▸ Dataset content

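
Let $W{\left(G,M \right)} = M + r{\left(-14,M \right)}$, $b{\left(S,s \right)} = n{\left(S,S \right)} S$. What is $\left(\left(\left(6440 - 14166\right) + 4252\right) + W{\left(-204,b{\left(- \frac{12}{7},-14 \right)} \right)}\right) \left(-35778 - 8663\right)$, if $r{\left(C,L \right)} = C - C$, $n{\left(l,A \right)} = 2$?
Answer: $\frac{1081782822}{7} \approx 1.5454 \cdot 10^{8}$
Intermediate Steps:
$r{\left(C,L \right)} = 0$
$b{\left(S,s \right)} = 2 S$
$W{\left(G,M \right)} = M$ ($W{\left(G,M \right)} = M + 0 = M$)
$\left(\left(\left(6440 - 14166\right) + 4252\right) + W{\left(-204,b{\left(- \frac{12}{7},-14 \right)} \right)}\right) \left(-35778 - 8663\right) = \left(\left(\left(6440 - 14166\right) + 4252\right) + 2 \left(- \frac{12}{7}\right)\right) \left(-35778 - 8663\right) = \left(\left(-7726 + 4252\right) + 2 \left(\left(-12\right) \frac{1}{7}\right)\right) \left(-44441\right) = \left(-3474 + 2 \left(- \frac{12}{7}\right)\right) \left(-44441\right) = \left(-3474 - \frac{24}{7}\right) \left(-44441\right) = \left(- \frac{24342}{7}\right) \left(-44441\right) = \frac{1081782822}{7}$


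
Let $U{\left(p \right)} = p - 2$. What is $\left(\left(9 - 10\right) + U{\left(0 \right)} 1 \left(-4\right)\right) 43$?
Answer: $301$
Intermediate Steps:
$U{\left(p \right)} = -2 + p$
$\left(\left(9 - 10\right) + U{\left(0 \right)} 1 \left(-4\right)\right) 43 = \left(\left(9 - 10\right) + \left(-2 + 0\right) 1 \left(-4\right)\right) 43 = \left(\left(9 - 10\right) + \left(-2\right) 1 \left(-4\right)\right) 43 = \left(-1 - -8\right) 43 = \left(-1 + 8\right) 43 = 7 \cdot 43 = 301$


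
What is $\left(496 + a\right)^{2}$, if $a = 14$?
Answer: $260100$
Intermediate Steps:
$\left(496 + a\right)^{2} = \left(496 + 14\right)^{2} = 510^{2} = 260100$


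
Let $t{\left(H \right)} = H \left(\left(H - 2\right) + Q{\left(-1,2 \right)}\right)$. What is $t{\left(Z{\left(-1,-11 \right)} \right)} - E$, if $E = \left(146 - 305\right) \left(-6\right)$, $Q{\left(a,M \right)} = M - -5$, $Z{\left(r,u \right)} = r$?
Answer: $-958$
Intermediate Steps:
$Q{\left(a,M \right)} = 5 + M$ ($Q{\left(a,M \right)} = M + 5 = 5 + M$)
$E = 954$ ($E = \left(146 - 305\right) \left(-6\right) = \left(-159\right) \left(-6\right) = 954$)
$t{\left(H \right)} = H \left(5 + H\right)$ ($t{\left(H \right)} = H \left(\left(H - 2\right) + \left(5 + 2\right)\right) = H \left(\left(H - 2\right) + 7\right) = H \left(\left(-2 + H\right) + 7\right) = H \left(5 + H\right)$)
$t{\left(Z{\left(-1,-11 \right)} \right)} - E = - (5 - 1) - 954 = \left(-1\right) 4 - 954 = -4 - 954 = -958$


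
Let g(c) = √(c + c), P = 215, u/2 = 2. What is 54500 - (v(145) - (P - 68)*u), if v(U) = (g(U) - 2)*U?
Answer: 55378 - 145*√290 ≈ 52909.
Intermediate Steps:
u = 4 (u = 2*2 = 4)
g(c) = √2*√c (g(c) = √(2*c) = √2*√c)
v(U) = U*(-2 + √2*√U) (v(U) = (√2*√U - 2)*U = (-2 + √2*√U)*U = U*(-2 + √2*√U))
54500 - (v(145) - (P - 68)*u) = 54500 - (145*(-2 + √2*√145) - (215 - 68)*4) = 54500 - (145*(-2 + √290) - 147*4) = 54500 - ((-290 + 145*√290) - 1*588) = 54500 - ((-290 + 145*√290) - 588) = 54500 - (-878 + 145*√290) = 54500 + (878 - 145*√290) = 55378 - 145*√290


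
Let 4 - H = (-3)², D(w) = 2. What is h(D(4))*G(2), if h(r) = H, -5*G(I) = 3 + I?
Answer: 5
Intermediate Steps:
G(I) = -⅗ - I/5 (G(I) = -(3 + I)/5 = -⅗ - I/5)
H = -5 (H = 4 - 1*(-3)² = 4 - 1*9 = 4 - 9 = -5)
h(r) = -5
h(D(4))*G(2) = -5*(-⅗ - ⅕*2) = -5*(-⅗ - ⅖) = -5*(-1) = 5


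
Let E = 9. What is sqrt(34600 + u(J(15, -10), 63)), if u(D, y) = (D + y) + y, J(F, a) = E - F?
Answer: 4*sqrt(2170) ≈ 186.33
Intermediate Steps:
J(F, a) = 9 - F
u(D, y) = D + 2*y
sqrt(34600 + u(J(15, -10), 63)) = sqrt(34600 + ((9 - 1*15) + 2*63)) = sqrt(34600 + ((9 - 15) + 126)) = sqrt(34600 + (-6 + 126)) = sqrt(34600 + 120) = sqrt(34720) = 4*sqrt(2170)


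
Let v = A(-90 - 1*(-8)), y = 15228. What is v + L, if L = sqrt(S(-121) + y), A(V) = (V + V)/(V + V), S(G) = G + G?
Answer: 1 + sqrt(14986) ≈ 123.42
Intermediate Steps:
S(G) = 2*G
A(V) = 1 (A(V) = (2*V)/((2*V)) = (2*V)*(1/(2*V)) = 1)
v = 1
L = sqrt(14986) (L = sqrt(2*(-121) + 15228) = sqrt(-242 + 15228) = sqrt(14986) ≈ 122.42)
v + L = 1 + sqrt(14986)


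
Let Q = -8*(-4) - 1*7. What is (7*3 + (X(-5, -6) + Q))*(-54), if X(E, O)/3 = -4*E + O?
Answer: -4752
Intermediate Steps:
X(E, O) = -12*E + 3*O (X(E, O) = 3*(-4*E + O) = 3*(O - 4*E) = -12*E + 3*O)
Q = 25 (Q = 32 - 7 = 25)
(7*3 + (X(-5, -6) + Q))*(-54) = (7*3 + ((-12*(-5) + 3*(-6)) + 25))*(-54) = (21 + ((60 - 18) + 25))*(-54) = (21 + (42 + 25))*(-54) = (21 + 67)*(-54) = 88*(-54) = -4752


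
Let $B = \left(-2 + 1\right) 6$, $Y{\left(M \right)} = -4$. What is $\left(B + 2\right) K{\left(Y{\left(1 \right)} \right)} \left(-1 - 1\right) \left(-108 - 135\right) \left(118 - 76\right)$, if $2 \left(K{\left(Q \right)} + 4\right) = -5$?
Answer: $530712$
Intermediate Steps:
$K{\left(Q \right)} = - \frac{13}{2}$ ($K{\left(Q \right)} = -4 + \frac{1}{2} \left(-5\right) = -4 - \frac{5}{2} = - \frac{13}{2}$)
$B = -6$ ($B = \left(-1\right) 6 = -6$)
$\left(B + 2\right) K{\left(Y{\left(1 \right)} \right)} \left(-1 - 1\right) \left(-108 - 135\right) \left(118 - 76\right) = \left(-6 + 2\right) \left(- \frac{13}{2}\right) \left(-1 - 1\right) \left(-108 - 135\right) \left(118 - 76\right) = \left(-4\right) \left(- \frac{13}{2}\right) \left(-2\right) \left(\left(-243\right) 42\right) = 26 \left(-2\right) \left(-10206\right) = \left(-52\right) \left(-10206\right) = 530712$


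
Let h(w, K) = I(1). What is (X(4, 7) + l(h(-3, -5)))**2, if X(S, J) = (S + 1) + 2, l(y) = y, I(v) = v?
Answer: 64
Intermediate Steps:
h(w, K) = 1
X(S, J) = 3 + S (X(S, J) = (1 + S) + 2 = 3 + S)
(X(4, 7) + l(h(-3, -5)))**2 = ((3 + 4) + 1)**2 = (7 + 1)**2 = 8**2 = 64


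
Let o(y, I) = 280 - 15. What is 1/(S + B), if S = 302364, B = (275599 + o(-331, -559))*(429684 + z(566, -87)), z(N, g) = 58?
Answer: 1/118550649452 ≈ 8.4352e-12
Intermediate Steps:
o(y, I) = 265
B = 118550347088 (B = (275599 + 265)*(429684 + 58) = 275864*429742 = 118550347088)
1/(S + B) = 1/(302364 + 118550347088) = 1/118550649452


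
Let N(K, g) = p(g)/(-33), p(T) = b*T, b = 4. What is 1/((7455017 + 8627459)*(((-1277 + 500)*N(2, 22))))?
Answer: 1/33322890272 ≈ 3.0009e-11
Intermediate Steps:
p(T) = 4*T
N(K, g) = -4*g/33 (N(K, g) = (4*g)/(-33) = (4*g)*(-1/33) = -4*g/33)
1/((7455017 + 8627459)*(((-1277 + 500)*N(2, 22)))) = 1/((7455017 + 8627459)*(((-1277 + 500)*(-4/33*22)))) = 1/(16082476*((-777*(-8/3)))) = (1/16082476)/2072 = (1/16082476)*(1/2072) = 1/33322890272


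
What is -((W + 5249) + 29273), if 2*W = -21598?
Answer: -23723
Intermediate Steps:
W = -10799 (W = (½)*(-21598) = -10799)
-((W + 5249) + 29273) = -((-10799 + 5249) + 29273) = -(-5550 + 29273) = -1*23723 = -23723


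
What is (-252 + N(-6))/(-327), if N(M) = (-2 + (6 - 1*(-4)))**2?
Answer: 188/327 ≈ 0.57492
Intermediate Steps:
N(M) = 64 (N(M) = (-2 + (6 + 4))**2 = (-2 + 10)**2 = 8**2 = 64)
(-252 + N(-6))/(-327) = (-252 + 64)/(-327) = -1/327*(-188) = 188/327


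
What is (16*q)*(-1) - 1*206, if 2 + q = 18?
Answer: -462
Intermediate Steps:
q = 16 (q = -2 + 18 = 16)
(16*q)*(-1) - 1*206 = (16*16)*(-1) - 1*206 = 256*(-1) - 206 = -256 - 206 = -462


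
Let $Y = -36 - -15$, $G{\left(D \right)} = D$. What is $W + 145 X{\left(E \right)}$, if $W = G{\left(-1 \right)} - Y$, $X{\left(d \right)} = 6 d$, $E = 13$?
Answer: $11330$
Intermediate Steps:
$Y = -21$ ($Y = -36 + 15 = -21$)
$W = 20$ ($W = -1 - -21 = -1 + 21 = 20$)
$W + 145 X{\left(E \right)} = 20 + 145 \cdot 6 \cdot 13 = 20 + 145 \cdot 78 = 20 + 11310 = 11330$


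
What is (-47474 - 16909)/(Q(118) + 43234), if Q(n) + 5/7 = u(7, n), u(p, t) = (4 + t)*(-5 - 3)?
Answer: -40971/26891 ≈ -1.5236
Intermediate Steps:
u(p, t) = -32 - 8*t (u(p, t) = (4 + t)*(-8) = -32 - 8*t)
Q(n) = -229/7 - 8*n (Q(n) = -5/7 + (-32 - 8*n) = -229/7 - 8*n)
(-47474 - 16909)/(Q(118) + 43234) = (-47474 - 16909)/((-229/7 - 8*118) + 43234) = -64383/((-229/7 - 944) + 43234) = -64383/(-6837/7 + 43234) = -64383/295801/7 = -64383*7/295801 = -40971/26891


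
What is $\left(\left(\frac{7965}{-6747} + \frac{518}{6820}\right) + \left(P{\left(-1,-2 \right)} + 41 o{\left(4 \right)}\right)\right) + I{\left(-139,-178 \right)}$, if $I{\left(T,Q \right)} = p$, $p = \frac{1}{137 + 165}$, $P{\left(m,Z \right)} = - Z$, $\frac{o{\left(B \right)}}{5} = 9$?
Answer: $\frac{1068805449183}{579016295} \approx 1845.9$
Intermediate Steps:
$o{\left(B \right)} = 45$ ($o{\left(B \right)} = 5 \cdot 9 = 45$)
$p = \frac{1}{302} \approx 0.0033113$
$I{\left(T,Q \right)} = \frac{1}{302}$
$\left(\left(\frac{7965}{-6747} + \frac{518}{6820}\right) + \left(P{\left(-1,-2 \right)} + 41 o{\left(4 \right)}\right)\right) + I{\left(-139,-178 \right)} = \left(\left(\frac{7965}{-6747} + \frac{518}{6820}\right) + \left(\left(-1\right) \left(-2\right) + 41 \cdot 45\right)\right) + \frac{1}{302} = \left(\left(7965 \left(- \frac{1}{6747}\right) + 518 \cdot \frac{1}{6820}\right) + \left(2 + 1845\right)\right) + \frac{1}{302} = \left(\left(- \frac{2655}{2249} + \frac{259}{3410}\right) + 1847\right) + \frac{1}{302} = \left(- \frac{8471059}{7669090} + 1847\right) + \frac{1}{302} = \frac{14156338171}{7669090} + \frac{1}{302} = \frac{1068805449183}{579016295}$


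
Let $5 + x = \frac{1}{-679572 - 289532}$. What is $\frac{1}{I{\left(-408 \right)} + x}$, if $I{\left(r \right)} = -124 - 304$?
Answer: $- \frac{969104}{419622033} \approx -0.0023095$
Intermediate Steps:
$x = - \frac{4845521}{969104}$ ($x = -5 + \frac{1}{-679572 - 289532} = -5 + \frac{1}{-969104} = -5 - \frac{1}{969104} = - \frac{4845521}{969104} \approx -5.0$)
$I{\left(r \right)} = -428$ ($I{\left(r \right)} = -124 - 304 = -428$)
$\frac{1}{I{\left(-408 \right)} + x} = \frac{1}{-428 - \frac{4845521}{969104}} = \frac{1}{- \frac{419622033}{969104}} = - \frac{969104}{419622033}$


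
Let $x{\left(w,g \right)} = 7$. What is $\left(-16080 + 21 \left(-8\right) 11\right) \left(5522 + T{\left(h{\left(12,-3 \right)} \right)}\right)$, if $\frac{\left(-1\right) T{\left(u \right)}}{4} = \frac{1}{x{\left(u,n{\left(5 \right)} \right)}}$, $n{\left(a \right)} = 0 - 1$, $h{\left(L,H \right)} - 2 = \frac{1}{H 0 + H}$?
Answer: $- \frac{692917200}{7} \approx -9.8988 \cdot 10^{7}$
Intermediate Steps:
$h{\left(L,H \right)} = 2 + \frac{1}{H}$ ($h{\left(L,H \right)} = 2 + \frac{1}{H 0 + H} = 2 + \frac{1}{0 + H} = 2 + \frac{1}{H}$)
$n{\left(a \right)} = -1$
$T{\left(u \right)} = - \frac{4}{7}$
$\left(-16080 + 21 \left(-8\right) 11\right) \left(5522 + T{\left(h{\left(12,-3 \right)} \right)}\right) = \left(-16080 + 21 \left(-8\right) 11\right) \left(5522 - \frac{4}{7}\right) = \left(-16080 - 1848\right) \frac{38650}{7} = \left(-17928\right) \frac{38650}{7} = - \frac{692917200}{7}$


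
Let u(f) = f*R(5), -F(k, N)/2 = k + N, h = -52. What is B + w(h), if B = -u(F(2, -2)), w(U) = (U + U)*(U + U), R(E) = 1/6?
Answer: 10816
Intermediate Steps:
R(E) = ⅙
F(k, N) = -2*N - 2*k (F(k, N) = -2*(k + N) = -2*(N + k) = -2*N - 2*k)
w(U) = 4*U² (w(U) = (2*U)*(2*U) = 4*U²)
u(f) = f/6 (u(f) = f*(⅙) = f/6)
B = 0 (B = -(-2*(-2) - 2*2)/6 = -(4 - 4)/6 = -0/6 = -1*0 = 0)
B + w(h) = 0 + 4*(-52)² = 0 + 4*2704 = 0 + 10816 = 10816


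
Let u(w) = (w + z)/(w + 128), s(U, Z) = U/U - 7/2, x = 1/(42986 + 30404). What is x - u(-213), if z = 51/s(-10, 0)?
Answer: -17129141/6238150 ≈ -2.7459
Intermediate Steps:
x = 1/73390 ≈ 1.3626e-5
s(U, Z) = -5/2 (s(U, Z) = 1 - 7*1/2 = 1 - 7/2 = -5/2)
z = -102/5 (z = 51/(-5/2) = 51*(-2/5) = -102/5 ≈ -20.400)
u(w) = (-102/5 + w)/(128 + w) (u(w) = (w - 102/5)/(w + 128) = (-102/5 + w)/(128 + w))
x - u(-213) = 1/73390 - (-102/5 - 213)/(128 - 213) = 1/73390 - (-1167)/((-85)*5) = 1/73390 - (-1)*(-1167)/(85*5) = 1/73390 - 1*1167/425 = 1/73390 - 1167/425 = -17129141/6238150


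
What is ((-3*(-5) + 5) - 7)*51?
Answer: 663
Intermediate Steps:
((-3*(-5) + 5) - 7)*51 = ((15 + 5) - 7)*51 = (20 - 7)*51 = 13*51 = 663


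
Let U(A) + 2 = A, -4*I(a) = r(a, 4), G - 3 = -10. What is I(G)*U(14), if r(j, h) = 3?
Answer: -9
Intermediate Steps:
G = -7 (G = 3 - 10 = -7)
I(a) = -3/4 (I(a) = -1/4*3 = -3/4)
U(A) = -2 + A
I(G)*U(14) = -3*(-2 + 14)/4 = -3/4*12 = -9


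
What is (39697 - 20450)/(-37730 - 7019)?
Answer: -19247/44749 ≈ -0.43011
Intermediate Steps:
(39697 - 20450)/(-37730 - 7019) = 19247/(-44749) = 19247*(-1/44749) = -19247/44749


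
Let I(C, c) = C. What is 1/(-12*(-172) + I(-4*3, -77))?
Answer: 1/2052 ≈ 0.00048733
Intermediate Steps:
1/(-12*(-172) + I(-4*3, -77)) = 1/(-12*(-172) - 4*3) = 1/(2064 - 12) = 1/2052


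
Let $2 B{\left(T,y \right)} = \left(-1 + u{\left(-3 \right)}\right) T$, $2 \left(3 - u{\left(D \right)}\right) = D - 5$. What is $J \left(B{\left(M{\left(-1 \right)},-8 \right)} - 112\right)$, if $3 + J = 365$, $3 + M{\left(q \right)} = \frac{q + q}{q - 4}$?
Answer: $- \frac{216838}{5} \approx -43368.0$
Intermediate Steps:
$M{\left(q \right)} = -3 + \frac{2 q}{-4 + q}$ ($M{\left(q \right)} = -3 + \frac{q + q}{q - 4} = -3 + \frac{2 q}{-4 + q}$)
$J = 362$ ($J = -3 + 365 = 362$)
$u{\left(D \right)} = \frac{11}{2} - \frac{D}{2}$ ($u{\left(D \right)} = 3 - \frac{D - 5}{2} = 3 - \frac{-5 + D}{2} = 3 - \left(- \frac{5}{2} + \frac{D}{2}\right) = \frac{11}{2} - \frac{D}{2}$)
$B{\left(T,y \right)} = 3 T$ ($B{\left(T,y \right)} = \frac{\left(-1 + \left(\frac{11}{2} - - \frac{3}{2}\right)\right) T}{2} = \frac{\left(-1 + \left(\frac{11}{2} + \frac{3}{2}\right)\right) T}{2} = \frac{\left(-1 + 7\right) T}{2} = \frac{6 T}{2} = 3 T$)
$J \left(B{\left(M{\left(-1 \right)},-8 \right)} - 112\right) = 362 \left(3 \frac{12 - -1}{-4 - 1} - 112\right) = 362 \left(3 \frac{12 + 1}{-5} - 112\right) = 362 \left(3 \left(\left(- \frac{1}{5}\right) 13\right) - 112\right) = 362 \left(3 \left(- \frac{13}{5}\right) - 112\right) = 362 \left(- \frac{39}{5} - 112\right) = 362 \left(- \frac{599}{5}\right) = - \frac{216838}{5}$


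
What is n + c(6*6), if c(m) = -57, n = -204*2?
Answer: -465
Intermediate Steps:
n = -408
n + c(6*6) = -408 - 57 = -465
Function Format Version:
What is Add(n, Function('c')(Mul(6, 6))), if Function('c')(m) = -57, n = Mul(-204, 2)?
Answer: -465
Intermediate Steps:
n = -408
Add(n, Function('c')(Mul(6, 6))) = Add(-408, -57) = -465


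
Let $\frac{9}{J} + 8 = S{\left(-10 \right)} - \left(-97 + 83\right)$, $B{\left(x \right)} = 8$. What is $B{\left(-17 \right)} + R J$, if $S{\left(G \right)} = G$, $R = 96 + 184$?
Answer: $-622$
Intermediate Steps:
$R = 280$
$J = - \frac{9}{4}$ ($J = \frac{9}{-8 - -4} = \frac{9}{-8 + \left(-10 + 14\right)} = \frac{9}{-8 + 4} = \frac{9}{-4} = 9 \left(- \frac{1}{4}\right) = - \frac{9}{4} \approx -2.25$)
$B{\left(-17 \right)} + R J = 8 + 280 \left(- \frac{9}{4}\right) = 8 - 630 = -622$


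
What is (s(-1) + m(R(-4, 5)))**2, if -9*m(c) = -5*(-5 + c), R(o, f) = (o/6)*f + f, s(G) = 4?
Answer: 3364/729 ≈ 4.6145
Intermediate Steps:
R(o, f) = f + f*o/6 (R(o, f) = (o*(1/6))*f + f = (o/6)*f + f = f*o/6 + f = f + f*o/6)
m(c) = -25/9 + 5*c/9 (m(c) = -(-5)*(-5 + c)/9 = -(25 - 5*c)/9 = -25/9 + 5*c/9)
(s(-1) + m(R(-4, 5)))**2 = (4 + (-25/9 + 5*((1/6)*5*(6 - 4))/9))**2 = (4 + (-25/9 + 5*((1/6)*5*2)/9))**2 = (4 + (-25/9 + (5/9)*(5/3)))**2 = (4 + (-25/9 + 25/27))**2 = (4 - 50/27)**2 = (58/27)**2 = 3364/729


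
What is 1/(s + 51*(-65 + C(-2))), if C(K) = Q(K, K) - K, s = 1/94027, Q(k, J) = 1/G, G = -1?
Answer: -94027/306904127 ≈ -0.00030637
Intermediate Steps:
Q(k, J) = -1 (Q(k, J) = 1/(-1) = 1*(-1) = -1)
s = 1/94027 ≈ 1.0635e-5
C(K) = -1 - K
1/(s + 51*(-65 + C(-2))) = 1/(1/94027 + 51*(-65 + (-1 - 1*(-2)))) = 1/(1/94027 + 51*(-65 + (-1 + 2))) = 1/(1/94027 + 51*(-65 + 1)) = 1/(1/94027 + 51*(-64)) = 1/(1/94027 - 3264) = 1/(-306904127/94027) = -94027/306904127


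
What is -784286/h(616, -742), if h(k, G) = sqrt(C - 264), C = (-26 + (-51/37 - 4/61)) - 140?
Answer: 784286*I*sqrt(2197796633)/973769 ≈ 37758.0*I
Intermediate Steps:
C = -377921/2257 (C = (-26 + (-51*1/37 - 4*1/61)) - 140 = (-26 + (-51/37 - 4/61)) - 140 = (-26 - 3259/2257) - 140 = -61941/2257 - 140 = -377921/2257 ≈ -167.44)
h(k, G) = I*sqrt(2197796633)/2257 (h(k, G) = sqrt(-377921/2257 - 264) = sqrt(-973769/2257) = I*sqrt(2197796633)/2257)
-784286/h(616, -742) = -784286*(-I*sqrt(2197796633)/973769) = -(-784286)*I*sqrt(2197796633)/973769 = 784286*I*sqrt(2197796633)/973769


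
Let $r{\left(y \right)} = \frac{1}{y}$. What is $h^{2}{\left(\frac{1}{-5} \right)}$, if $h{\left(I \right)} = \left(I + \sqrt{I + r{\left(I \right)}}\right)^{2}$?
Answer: $\frac{\left(-1 + i \sqrt{130}\right)^{4}}{625} \approx 25.794 + 9.4133 i$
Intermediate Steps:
$h{\left(I \right)} = \left(I + \sqrt{I + \frac{1}{I}}\right)^{2}$
$h^{2}{\left(\frac{1}{-5} \right)} = \left(\left(\frac{1}{-5} + \sqrt{\frac{1}{-5} + \frac{1}{\frac{1}{-5}}}\right)^{2}\right)^{2} = \left(\left(- \frac{1}{5} + \sqrt{- \frac{1}{5} + \frac{1}{- \frac{1}{5}}}\right)^{2}\right)^{2} = \left(\left(- \frac{1}{5} + \sqrt{- \frac{1}{5} - 5}\right)^{2}\right)^{2} = \left(\left(- \frac{1}{5} + \sqrt{- \frac{26}{5}}\right)^{2}\right)^{2} = \left(\left(- \frac{1}{5} + \frac{i \sqrt{130}}{5}\right)^{2}\right)^{2} = \left(- \frac{1}{5} + \frac{i \sqrt{130}}{5}\right)^{4}$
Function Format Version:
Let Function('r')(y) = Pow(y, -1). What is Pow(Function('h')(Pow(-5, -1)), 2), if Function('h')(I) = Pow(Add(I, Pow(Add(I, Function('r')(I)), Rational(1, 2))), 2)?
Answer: Mul(Rational(1, 625), Pow(Add(-1, Mul(I, Pow(130, Rational(1, 2)))), 4)) ≈ Add(25.794, Mul(9.4133, I))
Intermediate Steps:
Function('h')(I) = Pow(Add(I, Pow(Add(I, Pow(I, -1)), Rational(1, 2))), 2)
Pow(Function('h')(Pow(-5, -1)), 2) = Pow(Pow(Add(Pow(-5, -1), Pow(Add(Pow(-5, -1), Pow(Pow(-5, -1), -1)), Rational(1, 2))), 2), 2) = Pow(Pow(Add(Rational(-1, 5), Pow(Add(Rational(-1, 5), Pow(Rational(-1, 5), -1)), Rational(1, 2))), 2), 2) = Pow(Pow(Add(Rational(-1, 5), Pow(Add(Rational(-1, 5), -5), Rational(1, 2))), 2), 2) = Pow(Pow(Add(Rational(-1, 5), Pow(Rational(-26, 5), Rational(1, 2))), 2), 2) = Pow(Pow(Add(Rational(-1, 5), Mul(Rational(1, 5), I, Pow(130, Rational(1, 2)))), 2), 2) = Pow(Add(Rational(-1, 5), Mul(Rational(1, 5), I, Pow(130, Rational(1, 2)))), 4)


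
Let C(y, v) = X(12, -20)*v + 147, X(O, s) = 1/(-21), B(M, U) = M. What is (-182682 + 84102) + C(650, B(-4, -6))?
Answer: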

▸ Task description
Reproduce exactly, and only, the part of the listing above that begins at the line with "Let U(A) + 2" and goes on through the line with "Answer: -19247/44749 ≈ -0.43011".

▸ Task result
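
Let U(A) + 2 = A, -4*I(a) = r(a, 4), G - 3 = -10. What is I(G)*U(14), if r(j, h) = 3?
Answer: -9
Intermediate Steps:
G = -7 (G = 3 - 10 = -7)
I(a) = -3/4 (I(a) = -1/4*3 = -3/4)
U(A) = -2 + A
I(G)*U(14) = -3*(-2 + 14)/4 = -3/4*12 = -9


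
What is (39697 - 20450)/(-37730 - 7019)?
Answer: -19247/44749 ≈ -0.43011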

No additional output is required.